• **Task statement**:
Your output should contain every record, unchanged.

• **Source material**:
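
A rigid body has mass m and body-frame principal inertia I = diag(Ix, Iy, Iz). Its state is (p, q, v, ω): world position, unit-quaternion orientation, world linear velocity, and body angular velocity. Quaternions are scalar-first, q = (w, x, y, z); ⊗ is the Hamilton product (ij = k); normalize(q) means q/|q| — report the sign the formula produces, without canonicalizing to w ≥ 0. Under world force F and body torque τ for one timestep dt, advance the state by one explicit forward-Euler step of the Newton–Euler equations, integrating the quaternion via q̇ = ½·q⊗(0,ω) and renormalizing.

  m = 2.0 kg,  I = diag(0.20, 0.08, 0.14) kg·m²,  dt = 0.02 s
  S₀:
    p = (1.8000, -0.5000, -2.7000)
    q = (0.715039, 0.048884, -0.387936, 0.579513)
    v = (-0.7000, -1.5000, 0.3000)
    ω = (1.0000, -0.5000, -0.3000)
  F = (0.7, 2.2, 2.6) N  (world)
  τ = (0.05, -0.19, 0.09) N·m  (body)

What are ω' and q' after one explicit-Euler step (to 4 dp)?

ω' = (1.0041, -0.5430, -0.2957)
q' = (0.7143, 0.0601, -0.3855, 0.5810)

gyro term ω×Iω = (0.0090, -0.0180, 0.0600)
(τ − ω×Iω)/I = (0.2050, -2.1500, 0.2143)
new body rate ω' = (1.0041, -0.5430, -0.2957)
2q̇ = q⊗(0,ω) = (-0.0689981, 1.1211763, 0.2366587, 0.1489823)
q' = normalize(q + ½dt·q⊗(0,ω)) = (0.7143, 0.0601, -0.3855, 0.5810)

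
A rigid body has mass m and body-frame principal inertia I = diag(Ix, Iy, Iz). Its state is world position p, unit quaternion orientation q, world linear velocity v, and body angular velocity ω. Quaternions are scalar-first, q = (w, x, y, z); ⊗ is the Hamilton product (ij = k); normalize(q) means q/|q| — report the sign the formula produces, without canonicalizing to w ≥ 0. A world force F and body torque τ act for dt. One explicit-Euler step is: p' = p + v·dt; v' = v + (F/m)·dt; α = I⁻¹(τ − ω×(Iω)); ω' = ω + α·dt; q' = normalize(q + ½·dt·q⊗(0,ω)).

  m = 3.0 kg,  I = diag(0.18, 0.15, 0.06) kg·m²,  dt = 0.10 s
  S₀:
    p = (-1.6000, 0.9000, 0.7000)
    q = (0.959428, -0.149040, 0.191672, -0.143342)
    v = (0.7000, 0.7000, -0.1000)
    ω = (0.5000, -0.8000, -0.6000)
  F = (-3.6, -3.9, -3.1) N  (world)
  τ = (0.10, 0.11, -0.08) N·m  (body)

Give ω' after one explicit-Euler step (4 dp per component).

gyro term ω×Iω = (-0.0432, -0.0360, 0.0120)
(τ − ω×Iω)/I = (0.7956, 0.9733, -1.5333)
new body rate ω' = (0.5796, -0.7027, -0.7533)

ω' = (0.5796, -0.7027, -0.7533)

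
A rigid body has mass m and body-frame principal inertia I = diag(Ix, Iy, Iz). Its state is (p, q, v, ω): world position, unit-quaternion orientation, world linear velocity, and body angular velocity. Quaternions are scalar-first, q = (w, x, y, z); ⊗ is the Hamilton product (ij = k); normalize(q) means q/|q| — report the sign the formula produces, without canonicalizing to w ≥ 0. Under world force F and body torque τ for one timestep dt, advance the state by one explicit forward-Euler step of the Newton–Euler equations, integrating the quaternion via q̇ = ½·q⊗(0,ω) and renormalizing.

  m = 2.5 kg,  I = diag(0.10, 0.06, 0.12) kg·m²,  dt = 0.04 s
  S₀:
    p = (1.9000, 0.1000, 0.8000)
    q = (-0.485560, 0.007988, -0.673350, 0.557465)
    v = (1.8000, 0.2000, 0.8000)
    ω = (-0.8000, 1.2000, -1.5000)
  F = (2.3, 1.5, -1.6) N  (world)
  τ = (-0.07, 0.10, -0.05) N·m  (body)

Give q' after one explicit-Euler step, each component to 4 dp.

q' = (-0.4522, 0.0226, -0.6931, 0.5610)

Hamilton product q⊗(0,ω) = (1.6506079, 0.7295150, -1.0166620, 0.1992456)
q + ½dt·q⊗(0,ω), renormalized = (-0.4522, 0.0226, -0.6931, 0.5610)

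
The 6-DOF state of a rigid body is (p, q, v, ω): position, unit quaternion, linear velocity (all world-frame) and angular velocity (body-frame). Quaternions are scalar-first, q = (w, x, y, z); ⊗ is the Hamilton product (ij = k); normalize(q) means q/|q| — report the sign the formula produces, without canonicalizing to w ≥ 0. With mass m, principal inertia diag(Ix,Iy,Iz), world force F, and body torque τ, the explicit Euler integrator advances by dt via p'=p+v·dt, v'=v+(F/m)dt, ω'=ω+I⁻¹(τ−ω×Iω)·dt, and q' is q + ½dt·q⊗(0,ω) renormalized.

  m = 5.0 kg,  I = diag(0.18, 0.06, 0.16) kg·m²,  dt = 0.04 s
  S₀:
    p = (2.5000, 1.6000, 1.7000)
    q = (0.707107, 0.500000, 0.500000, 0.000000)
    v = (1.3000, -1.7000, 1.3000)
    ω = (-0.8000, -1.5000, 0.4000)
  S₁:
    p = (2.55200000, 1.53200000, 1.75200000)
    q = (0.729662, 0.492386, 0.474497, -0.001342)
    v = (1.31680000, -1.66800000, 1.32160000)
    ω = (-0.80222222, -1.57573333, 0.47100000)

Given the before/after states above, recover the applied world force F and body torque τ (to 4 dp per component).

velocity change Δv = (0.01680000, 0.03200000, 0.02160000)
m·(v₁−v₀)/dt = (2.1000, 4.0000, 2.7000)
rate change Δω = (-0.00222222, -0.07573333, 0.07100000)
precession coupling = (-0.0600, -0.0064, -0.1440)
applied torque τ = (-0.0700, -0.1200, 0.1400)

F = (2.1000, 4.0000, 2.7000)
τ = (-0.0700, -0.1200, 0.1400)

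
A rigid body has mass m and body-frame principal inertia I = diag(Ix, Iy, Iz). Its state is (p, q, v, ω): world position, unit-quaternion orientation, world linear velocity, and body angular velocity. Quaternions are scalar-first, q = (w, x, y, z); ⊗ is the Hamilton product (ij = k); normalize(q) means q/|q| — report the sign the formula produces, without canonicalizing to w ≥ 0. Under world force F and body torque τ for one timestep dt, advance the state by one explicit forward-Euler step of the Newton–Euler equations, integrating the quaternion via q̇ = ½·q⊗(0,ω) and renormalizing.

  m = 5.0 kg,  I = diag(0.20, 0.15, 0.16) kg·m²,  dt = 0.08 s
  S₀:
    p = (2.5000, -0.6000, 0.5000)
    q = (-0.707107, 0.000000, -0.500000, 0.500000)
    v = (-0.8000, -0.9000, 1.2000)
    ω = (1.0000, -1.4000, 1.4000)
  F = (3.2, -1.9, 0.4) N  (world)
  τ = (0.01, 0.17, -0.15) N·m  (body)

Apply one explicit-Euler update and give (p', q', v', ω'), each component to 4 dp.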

• **Solution to the problem**:
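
A rigid body has mass m and body-frame principal inertia I = diag(Ix, Iy, Iz). Its state is (p, q, v, ω): world position, unit-quaternion orientation, world linear velocity, and body angular velocity. Quaternions are scalar-first, q = (w, x, y, z); ⊗ is the Hamilton product (ij = k); normalize(q) means q/|q| — report the sign the formula produces, without canonicalizing to w ≥ 0. Under world force F and body torque τ for one timestep dt, advance the state by one explicit forward-Euler step of the Newton–Euler equations, integrating the quaternion via q̇ = ½·q⊗(0,ω) and renormalizing.

  m = 2.0 kg,  I = diag(0.20, 0.08, 0.14) kg·m²,  dt = 0.02 s
  S₀:
    p = (1.8000, -0.5000, -2.7000)
    q = (0.715039, 0.048884, -0.387936, 0.579513)
    v = (-0.7000, -1.5000, 0.3000)
    ω = (1.0000, -0.5000, -0.3000)
  F = (0.7, 2.2, 2.6) N  (world)
  τ = (0.05, -0.19, 0.09) N·m  (body)

What are ω' and q' after one explicit-Euler step (to 4 dp)?

ω' = (1.0041, -0.5430, -0.2957)
q' = (0.7143, 0.0601, -0.3855, 0.5810)

gyro term ω×Iω = (0.0090, -0.0180, 0.0600)
(τ − ω×Iω)/I = (0.2050, -2.1500, 0.2143)
new body rate ω' = (1.0041, -0.5430, -0.2957)
2q̇ = q⊗(0,ω) = (-0.0689981, 1.1211763, 0.2366587, 0.1489823)
q' = normalize(q + ½dt·q⊗(0,ω)) = (0.7143, 0.0601, -0.3855, 0.5810)

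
A rigid body has mass m and body-frame principal inertia I = diag(Ix, Iy, Iz). Its state is world position p, unit quaternion orientation q, world linear velocity v, and body angular velocity ω. Quaternions are scalar-first, q = (w, x, y, z); ⊗ is the Hamilton product (ij = k); normalize(q) means q/|q| — report the sign the formula produces, without canonicalizing to w ≥ 0. A world force F and body torque τ act for dt. One explicit-Euler step is: p' = p + v·dt; v' = v + (F/m)·dt; α = I⁻¹(τ − ω×(Iω)); ω' = ω + α·dt; q' = normalize(q + ½·dt·q⊗(0,ω)).

  m = 3.0 kg,  I = diag(0.18, 0.15, 0.06) kg·m²,  dt = 0.10 s
  S₀:
    p = (-1.6000, 0.9000, 0.7000)
    q = (0.959428, -0.149040, 0.191672, -0.143342)
    v = (0.7000, 0.7000, -0.1000)
    ω = (0.5000, -0.8000, -0.6000)
  F = (-3.6, -3.9, -3.1) N  (world)
  τ = (0.10, 0.11, -0.08) N·m  (body)

Give ω' after one explicit-Euler step (4 dp per component).

gyro term ω×Iω = (-0.0432, -0.0360, 0.0120)
(τ − ω×Iω)/I = (0.7956, 0.9733, -1.5333)
new body rate ω' = (0.5796, -0.7027, -0.7533)

ω' = (0.5796, -0.7027, -0.7533)

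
A rigid body has mass m and body-frame principal inertia I = diag(Ix, Iy, Iz). Its state is (p, q, v, ω): world position, unit-quaternion orientation, world linear velocity, and body angular velocity. Quaternions are scalar-first, q = (w, x, y, z); ⊗ is the Hamilton product (ij = k); normalize(q) means q/|q| — report the sign the formula produces, without canonicalizing to w ≥ 0. Under world force F and body torque τ for one timestep dt, advance the state by one explicit forward-Euler step of the Newton–Euler equations, integrating the quaternion via q̇ = ½·q⊗(0,ω) and renormalizing.

  m = 2.5 kg,  I = diag(0.10, 0.06, 0.12) kg·m²,  dt = 0.04 s
  S₀:
    p = (1.9000, 0.1000, 0.8000)
    q = (-0.485560, 0.007988, -0.673350, 0.557465)
    v = (1.8000, 0.2000, 0.8000)
    ω = (-0.8000, 1.2000, -1.5000)
  F = (2.3, 1.5, -1.6) N  (world)
  τ = (-0.07, 0.10, -0.05) N·m  (body)

Give q' after one explicit-Euler step, each component to 4 dp.

q' = (-0.4522, 0.0226, -0.6931, 0.5610)

Hamilton product q⊗(0,ω) = (1.6506079, 0.7295150, -1.0166620, 0.1992456)
q + ½dt·q⊗(0,ω), renormalized = (-0.4522, 0.0226, -0.6931, 0.5610)

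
The 6-DOF state of a rigid body is (p, q, v, ω): position, unit quaternion, linear velocity (all world-frame) and angular velocity (body-frame). Quaternions are scalar-first, q = (w, x, y, z); ⊗ is the Hamilton product (ij = k); normalize(q) means q/|q| — report the sign the formula produces, without canonicalizing to w ≥ 0. With mass m, principal inertia diag(Ix,Iy,Iz), world force F, and body torque τ, the explicit Euler integrator advances by dt via p'=p+v·dt, v'=v+(F/m)dt, ω'=ω+I⁻¹(τ−ω×Iω)·dt, and q' is q + ½dt·q⊗(0,ω) renormalized.

  m = 5.0 kg,  I = diag(0.18, 0.06, 0.16) kg·m²,  dt = 0.04 s
  S₀:
    p = (2.5000, 1.6000, 1.7000)
    q = (0.707107, 0.500000, 0.500000, 0.000000)
    v = (1.3000, -1.7000, 1.3000)
    ω = (-0.8000, -1.5000, 0.4000)
  S₁:
    p = (2.55200000, 1.53200000, 1.75200000)
    q = (0.729662, 0.492386, 0.474497, -0.001342)
    v = (1.31680000, -1.66800000, 1.32160000)
    ω = (-0.80222222, -1.57573333, 0.47100000)

Given the before/after states above, recover the applied world force F and body torque τ (to 4 dp per component).

velocity change Δv = (0.01680000, 0.03200000, 0.02160000)
m·(v₁−v₀)/dt = (2.1000, 4.0000, 2.7000)
rate change Δω = (-0.00222222, -0.07573333, 0.07100000)
precession coupling = (-0.0600, -0.0064, -0.1440)
applied torque τ = (-0.0700, -0.1200, 0.1400)

F = (2.1000, 4.0000, 2.7000)
τ = (-0.0700, -0.1200, 0.1400)

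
A rigid body has mass m and body-frame principal inertia I = diag(Ix, Iy, Iz). Its state is (p, q, v, ω): world position, unit-quaternion orientation, world linear velocity, and body angular velocity. Quaternions are scalar-first, q = (w, x, y, z); ⊗ is the Hamilton product (ij = k); normalize(q) means q/|q| — report the sign the formula produces, without canonicalizing to w ≥ 0. Under world force F and body torque τ for one timestep dt, advance the state by one explicit forward-Euler step of the Newton–Euler equations, integrating the quaternion via q̇ = ½·q⊗(0,ω) and renormalizing.

  m = 5.0 kg,  I = diag(0.20, 0.15, 0.16) kg·m²,  dt = 0.08 s
  S₀:
    p = (2.5000, -0.6000, 0.5000)
    q = (-0.707107, 0.000000, -0.500000, 0.500000)
    v = (-0.8000, -0.9000, 1.2000)
    ω = (1.0000, -1.4000, 1.4000)
  F = (3.2, -1.9, 0.4) N  (world)
  τ = (0.01, 0.17, -0.15) N·m  (body)

Apply one explicit-Euler update and give (p', q', v', ω'), each component to 4 dp.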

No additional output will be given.